### Provided material
★ ★ ★ ★

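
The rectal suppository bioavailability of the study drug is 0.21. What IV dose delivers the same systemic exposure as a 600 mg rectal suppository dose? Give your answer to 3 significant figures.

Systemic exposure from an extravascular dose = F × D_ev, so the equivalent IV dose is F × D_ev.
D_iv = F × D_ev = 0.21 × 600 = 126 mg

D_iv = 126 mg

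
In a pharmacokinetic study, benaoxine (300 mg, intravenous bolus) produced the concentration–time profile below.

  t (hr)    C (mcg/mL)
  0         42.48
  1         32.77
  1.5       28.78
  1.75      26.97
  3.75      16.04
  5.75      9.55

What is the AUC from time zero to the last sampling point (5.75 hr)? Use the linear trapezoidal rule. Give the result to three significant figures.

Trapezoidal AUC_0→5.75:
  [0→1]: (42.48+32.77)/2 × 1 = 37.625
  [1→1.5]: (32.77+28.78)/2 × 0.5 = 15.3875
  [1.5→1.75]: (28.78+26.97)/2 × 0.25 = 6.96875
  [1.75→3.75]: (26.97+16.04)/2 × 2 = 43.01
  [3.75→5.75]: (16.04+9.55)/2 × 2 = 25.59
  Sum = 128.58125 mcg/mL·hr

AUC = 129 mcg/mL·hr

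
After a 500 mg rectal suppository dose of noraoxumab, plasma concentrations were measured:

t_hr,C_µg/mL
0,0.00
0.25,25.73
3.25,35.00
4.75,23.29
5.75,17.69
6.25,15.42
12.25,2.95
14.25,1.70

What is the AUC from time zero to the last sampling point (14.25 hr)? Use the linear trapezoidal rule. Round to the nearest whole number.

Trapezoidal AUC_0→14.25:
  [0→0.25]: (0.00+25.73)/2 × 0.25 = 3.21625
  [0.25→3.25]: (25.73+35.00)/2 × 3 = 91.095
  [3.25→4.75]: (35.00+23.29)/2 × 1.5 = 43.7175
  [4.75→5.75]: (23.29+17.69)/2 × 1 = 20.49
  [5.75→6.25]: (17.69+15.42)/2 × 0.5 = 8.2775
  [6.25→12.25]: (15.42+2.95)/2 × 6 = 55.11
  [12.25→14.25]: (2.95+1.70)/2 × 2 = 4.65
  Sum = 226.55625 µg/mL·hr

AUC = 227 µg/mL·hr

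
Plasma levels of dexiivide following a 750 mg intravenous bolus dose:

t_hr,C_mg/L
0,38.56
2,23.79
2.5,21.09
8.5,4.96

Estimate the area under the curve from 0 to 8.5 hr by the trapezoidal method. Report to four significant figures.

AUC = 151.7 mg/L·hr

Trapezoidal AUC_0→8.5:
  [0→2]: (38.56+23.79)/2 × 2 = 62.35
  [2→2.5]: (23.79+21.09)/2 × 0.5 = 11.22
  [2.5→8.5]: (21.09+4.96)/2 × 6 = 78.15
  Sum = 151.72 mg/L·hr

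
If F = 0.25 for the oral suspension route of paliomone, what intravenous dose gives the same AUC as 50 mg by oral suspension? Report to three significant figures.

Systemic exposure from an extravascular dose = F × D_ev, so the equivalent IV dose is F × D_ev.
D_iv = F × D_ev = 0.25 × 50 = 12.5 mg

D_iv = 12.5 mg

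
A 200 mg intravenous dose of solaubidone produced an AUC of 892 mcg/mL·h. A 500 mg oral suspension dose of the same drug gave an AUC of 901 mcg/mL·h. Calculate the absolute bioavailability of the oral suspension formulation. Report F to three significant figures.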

★ ★ ★ ★

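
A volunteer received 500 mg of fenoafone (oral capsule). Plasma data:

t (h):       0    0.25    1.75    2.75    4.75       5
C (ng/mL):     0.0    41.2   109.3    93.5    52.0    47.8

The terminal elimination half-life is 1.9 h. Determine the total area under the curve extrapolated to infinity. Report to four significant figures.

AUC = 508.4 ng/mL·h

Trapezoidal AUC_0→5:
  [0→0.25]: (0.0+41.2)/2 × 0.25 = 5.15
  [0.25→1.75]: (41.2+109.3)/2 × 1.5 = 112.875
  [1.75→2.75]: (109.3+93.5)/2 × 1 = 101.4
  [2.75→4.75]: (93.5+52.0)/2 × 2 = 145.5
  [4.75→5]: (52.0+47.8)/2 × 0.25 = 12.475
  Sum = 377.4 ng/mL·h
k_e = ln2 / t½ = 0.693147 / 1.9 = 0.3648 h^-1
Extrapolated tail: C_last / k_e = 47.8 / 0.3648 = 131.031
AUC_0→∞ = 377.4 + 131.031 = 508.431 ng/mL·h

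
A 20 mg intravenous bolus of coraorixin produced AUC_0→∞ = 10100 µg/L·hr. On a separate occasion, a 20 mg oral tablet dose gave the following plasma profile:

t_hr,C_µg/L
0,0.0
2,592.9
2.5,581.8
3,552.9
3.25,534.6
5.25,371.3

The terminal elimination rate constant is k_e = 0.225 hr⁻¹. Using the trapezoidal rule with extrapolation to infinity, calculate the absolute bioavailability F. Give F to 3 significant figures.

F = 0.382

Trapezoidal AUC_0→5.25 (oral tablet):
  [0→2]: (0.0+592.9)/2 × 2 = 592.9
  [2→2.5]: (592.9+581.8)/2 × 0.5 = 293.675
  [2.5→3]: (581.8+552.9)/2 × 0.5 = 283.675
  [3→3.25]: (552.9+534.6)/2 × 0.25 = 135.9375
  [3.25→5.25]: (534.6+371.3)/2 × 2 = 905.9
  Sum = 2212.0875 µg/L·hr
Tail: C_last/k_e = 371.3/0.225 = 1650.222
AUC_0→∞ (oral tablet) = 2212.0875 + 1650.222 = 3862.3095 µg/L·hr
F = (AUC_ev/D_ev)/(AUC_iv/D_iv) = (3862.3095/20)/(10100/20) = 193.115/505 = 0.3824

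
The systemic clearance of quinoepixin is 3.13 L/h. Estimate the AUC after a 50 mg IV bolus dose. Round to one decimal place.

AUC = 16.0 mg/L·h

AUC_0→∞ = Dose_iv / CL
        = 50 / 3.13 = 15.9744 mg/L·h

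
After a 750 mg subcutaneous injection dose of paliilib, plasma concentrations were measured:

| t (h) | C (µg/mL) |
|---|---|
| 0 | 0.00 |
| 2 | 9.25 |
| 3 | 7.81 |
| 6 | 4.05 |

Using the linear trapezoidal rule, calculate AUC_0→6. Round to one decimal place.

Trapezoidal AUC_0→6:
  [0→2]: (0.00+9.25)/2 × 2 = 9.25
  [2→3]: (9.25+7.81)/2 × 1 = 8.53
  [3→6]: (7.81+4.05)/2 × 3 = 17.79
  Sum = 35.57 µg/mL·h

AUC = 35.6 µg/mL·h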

★ ★ ★ ★

### Task objective
Whenever "concentrations" occurs in a line above, copy that line.

### Response
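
After a 500 mg rectal suppository dose of noraoxumab, plasma concentrations were measured:
After a 750 mg subcutaneous injection dose of paliilib, plasma concentrations were measured: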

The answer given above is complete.